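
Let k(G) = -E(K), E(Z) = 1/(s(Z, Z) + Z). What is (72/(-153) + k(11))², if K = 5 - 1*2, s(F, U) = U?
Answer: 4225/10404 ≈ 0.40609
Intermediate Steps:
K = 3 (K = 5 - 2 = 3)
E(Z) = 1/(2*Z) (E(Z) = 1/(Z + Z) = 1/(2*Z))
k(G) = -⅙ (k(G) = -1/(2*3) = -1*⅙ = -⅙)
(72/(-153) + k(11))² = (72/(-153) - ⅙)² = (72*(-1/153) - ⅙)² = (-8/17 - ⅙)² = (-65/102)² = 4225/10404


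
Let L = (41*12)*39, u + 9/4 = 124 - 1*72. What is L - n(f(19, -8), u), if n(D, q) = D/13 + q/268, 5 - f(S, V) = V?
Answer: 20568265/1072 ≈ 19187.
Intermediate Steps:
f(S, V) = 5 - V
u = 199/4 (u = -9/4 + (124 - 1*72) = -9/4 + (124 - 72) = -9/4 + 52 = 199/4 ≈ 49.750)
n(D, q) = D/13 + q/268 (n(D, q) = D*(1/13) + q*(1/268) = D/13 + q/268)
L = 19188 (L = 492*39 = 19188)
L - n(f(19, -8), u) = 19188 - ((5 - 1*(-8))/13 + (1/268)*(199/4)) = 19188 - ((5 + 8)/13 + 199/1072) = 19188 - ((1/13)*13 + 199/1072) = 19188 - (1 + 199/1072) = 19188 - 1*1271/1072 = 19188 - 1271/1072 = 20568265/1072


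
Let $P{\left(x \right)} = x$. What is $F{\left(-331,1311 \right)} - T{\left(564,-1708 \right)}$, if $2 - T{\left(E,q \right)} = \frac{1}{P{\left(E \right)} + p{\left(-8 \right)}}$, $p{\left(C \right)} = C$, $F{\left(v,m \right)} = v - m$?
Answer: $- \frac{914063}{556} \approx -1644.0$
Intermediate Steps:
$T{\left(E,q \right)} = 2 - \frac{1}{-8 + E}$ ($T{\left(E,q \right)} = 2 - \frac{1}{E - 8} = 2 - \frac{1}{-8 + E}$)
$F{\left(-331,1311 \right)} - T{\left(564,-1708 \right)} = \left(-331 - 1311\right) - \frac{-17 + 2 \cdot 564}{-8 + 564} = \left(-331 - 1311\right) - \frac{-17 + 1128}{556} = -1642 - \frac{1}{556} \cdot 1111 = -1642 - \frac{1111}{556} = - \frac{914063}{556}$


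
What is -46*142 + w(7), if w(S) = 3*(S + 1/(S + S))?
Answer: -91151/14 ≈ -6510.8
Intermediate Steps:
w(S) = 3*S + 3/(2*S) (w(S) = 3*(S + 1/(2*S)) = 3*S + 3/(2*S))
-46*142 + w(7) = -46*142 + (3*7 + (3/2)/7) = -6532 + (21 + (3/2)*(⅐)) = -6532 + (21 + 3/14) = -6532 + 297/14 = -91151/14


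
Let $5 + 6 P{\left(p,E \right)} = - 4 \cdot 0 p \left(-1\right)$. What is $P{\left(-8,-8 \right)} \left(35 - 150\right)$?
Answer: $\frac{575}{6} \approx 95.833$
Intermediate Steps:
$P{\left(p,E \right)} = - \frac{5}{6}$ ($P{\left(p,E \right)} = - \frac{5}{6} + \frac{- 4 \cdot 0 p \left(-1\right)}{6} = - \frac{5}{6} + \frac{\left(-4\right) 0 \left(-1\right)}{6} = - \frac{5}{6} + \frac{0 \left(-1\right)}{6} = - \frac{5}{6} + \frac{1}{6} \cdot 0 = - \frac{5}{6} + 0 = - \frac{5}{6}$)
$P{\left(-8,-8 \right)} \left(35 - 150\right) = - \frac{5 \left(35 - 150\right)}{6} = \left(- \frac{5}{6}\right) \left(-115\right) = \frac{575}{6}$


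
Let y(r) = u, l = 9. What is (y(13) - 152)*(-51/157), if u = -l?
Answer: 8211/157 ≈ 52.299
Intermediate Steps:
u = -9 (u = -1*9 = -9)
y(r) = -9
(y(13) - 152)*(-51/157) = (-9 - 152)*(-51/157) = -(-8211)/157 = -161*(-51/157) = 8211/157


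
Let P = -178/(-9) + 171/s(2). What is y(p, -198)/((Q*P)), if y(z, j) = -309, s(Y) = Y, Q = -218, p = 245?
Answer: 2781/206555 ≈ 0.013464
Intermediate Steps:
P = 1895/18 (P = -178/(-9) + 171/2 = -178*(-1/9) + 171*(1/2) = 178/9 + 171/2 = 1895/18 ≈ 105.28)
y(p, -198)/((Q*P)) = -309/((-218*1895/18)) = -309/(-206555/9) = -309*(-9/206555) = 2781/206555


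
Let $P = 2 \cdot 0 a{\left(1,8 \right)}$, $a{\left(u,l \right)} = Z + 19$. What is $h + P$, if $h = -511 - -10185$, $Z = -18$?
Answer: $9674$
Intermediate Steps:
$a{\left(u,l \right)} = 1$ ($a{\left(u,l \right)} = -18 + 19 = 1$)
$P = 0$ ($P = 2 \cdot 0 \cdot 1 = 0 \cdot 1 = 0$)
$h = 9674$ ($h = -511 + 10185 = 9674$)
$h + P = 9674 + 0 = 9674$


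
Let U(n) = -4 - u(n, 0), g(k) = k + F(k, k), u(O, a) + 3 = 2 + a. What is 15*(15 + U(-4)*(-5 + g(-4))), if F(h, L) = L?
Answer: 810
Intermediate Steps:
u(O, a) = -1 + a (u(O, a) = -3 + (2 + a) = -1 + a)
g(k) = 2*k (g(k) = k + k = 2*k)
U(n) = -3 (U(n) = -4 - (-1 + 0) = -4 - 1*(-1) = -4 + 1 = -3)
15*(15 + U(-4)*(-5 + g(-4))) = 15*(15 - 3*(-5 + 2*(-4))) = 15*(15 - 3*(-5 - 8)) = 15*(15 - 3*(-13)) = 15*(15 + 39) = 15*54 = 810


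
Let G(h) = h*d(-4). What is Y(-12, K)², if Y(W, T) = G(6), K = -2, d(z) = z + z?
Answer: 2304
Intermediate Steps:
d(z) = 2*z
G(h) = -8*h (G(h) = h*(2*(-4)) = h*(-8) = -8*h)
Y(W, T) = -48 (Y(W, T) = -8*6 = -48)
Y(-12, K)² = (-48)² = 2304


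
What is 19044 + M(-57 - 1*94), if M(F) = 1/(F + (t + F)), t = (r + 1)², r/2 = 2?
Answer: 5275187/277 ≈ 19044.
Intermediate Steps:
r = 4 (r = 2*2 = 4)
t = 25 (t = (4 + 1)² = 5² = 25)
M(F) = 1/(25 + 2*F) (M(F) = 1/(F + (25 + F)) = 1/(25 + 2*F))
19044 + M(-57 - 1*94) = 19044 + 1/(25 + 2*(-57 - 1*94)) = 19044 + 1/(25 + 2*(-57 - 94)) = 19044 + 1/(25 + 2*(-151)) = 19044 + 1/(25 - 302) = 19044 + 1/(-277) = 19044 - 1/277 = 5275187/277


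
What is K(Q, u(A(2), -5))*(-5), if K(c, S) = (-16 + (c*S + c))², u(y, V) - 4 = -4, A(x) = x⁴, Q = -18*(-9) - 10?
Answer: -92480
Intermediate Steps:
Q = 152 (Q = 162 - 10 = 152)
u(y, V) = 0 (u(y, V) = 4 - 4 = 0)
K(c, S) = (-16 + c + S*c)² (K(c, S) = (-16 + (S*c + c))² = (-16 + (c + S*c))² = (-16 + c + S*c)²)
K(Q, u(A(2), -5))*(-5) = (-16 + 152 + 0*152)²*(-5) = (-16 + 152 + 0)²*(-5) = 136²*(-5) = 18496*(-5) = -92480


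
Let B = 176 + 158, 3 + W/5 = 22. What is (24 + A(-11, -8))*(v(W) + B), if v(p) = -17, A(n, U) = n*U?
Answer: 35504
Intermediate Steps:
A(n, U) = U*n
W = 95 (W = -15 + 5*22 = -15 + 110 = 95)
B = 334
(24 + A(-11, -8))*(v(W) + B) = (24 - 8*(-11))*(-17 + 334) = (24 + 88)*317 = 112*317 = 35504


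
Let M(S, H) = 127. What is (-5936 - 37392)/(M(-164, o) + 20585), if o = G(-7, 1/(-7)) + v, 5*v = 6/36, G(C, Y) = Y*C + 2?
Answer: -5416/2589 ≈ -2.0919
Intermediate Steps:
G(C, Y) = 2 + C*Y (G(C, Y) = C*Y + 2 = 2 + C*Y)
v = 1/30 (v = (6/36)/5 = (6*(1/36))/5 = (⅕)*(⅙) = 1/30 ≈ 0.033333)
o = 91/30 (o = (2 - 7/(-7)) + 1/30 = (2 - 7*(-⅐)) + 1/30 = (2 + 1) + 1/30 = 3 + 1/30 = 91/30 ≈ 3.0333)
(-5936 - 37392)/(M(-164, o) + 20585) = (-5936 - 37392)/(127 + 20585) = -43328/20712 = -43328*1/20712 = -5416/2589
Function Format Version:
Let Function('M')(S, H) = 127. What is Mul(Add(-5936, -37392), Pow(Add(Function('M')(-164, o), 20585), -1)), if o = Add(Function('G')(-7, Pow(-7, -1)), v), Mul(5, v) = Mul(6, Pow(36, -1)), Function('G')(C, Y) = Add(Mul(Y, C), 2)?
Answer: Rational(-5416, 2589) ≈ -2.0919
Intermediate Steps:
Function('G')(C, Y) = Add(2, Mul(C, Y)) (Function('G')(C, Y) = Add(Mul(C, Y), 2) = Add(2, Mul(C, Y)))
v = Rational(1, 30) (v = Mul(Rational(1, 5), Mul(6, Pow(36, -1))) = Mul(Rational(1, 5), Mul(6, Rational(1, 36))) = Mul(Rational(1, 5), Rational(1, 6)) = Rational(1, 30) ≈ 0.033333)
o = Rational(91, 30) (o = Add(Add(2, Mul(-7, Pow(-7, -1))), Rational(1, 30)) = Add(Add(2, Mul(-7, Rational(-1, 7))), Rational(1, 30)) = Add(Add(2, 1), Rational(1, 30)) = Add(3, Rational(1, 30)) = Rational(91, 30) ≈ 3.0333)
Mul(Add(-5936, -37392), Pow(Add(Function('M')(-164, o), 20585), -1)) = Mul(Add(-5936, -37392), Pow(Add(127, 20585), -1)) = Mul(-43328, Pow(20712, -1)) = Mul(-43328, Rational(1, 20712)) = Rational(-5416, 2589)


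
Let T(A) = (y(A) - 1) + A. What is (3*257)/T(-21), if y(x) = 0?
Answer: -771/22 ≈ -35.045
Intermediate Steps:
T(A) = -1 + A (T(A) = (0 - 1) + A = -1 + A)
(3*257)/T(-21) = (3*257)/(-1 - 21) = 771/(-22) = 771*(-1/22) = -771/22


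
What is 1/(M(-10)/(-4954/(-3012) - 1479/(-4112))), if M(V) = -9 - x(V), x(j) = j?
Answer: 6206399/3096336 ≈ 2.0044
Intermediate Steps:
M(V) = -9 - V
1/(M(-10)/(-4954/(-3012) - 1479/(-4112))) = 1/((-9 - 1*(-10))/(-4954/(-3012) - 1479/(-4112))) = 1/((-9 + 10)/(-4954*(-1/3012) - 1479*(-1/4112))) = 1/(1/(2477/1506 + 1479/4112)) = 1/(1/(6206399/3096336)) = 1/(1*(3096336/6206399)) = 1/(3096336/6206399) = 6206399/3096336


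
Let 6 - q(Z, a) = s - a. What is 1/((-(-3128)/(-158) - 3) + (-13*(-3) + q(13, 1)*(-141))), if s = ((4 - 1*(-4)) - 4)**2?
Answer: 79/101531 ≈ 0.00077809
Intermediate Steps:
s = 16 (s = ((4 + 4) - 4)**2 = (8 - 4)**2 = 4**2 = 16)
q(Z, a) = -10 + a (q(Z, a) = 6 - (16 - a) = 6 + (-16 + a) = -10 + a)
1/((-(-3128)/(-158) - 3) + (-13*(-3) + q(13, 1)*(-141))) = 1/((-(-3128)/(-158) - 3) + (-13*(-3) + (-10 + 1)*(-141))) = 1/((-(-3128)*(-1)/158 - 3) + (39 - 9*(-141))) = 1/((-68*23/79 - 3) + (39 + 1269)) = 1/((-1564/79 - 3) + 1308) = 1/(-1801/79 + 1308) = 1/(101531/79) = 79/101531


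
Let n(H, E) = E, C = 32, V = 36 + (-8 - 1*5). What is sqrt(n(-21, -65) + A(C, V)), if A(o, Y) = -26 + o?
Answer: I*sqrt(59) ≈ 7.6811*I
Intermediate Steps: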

---

:: What you should do ::
When the line containing "Answer: 20568265/1072 ≈ 19187." is reached, include it and stop. Until then, output each line of the entries exactly as given, starting from the first.

:: Answer to this problem ::
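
Let k(G) = -E(K), E(Z) = 1/(s(Z, Z) + Z). What is (72/(-153) + k(11))², if K = 5 - 1*2, s(F, U) = U?
Answer: 4225/10404 ≈ 0.40609
Intermediate Steps:
K = 3 (K = 5 - 2 = 3)
E(Z) = 1/(2*Z) (E(Z) = 1/(Z + Z) = 1/(2*Z))
k(G) = -⅙ (k(G) = -1/(2*3) = -1*⅙ = -⅙)
(72/(-153) + k(11))² = (72/(-153) - ⅙)² = (72*(-1/153) - ⅙)² = (-8/17 - ⅙)² = (-65/102)² = 4225/10404


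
Let L = (41*12)*39, u + 9/4 = 124 - 1*72. What is L - n(f(19, -8), u), if n(D, q) = D/13 + q/268, 5 - f(S, V) = V?
Answer: 20568265/1072 ≈ 19187.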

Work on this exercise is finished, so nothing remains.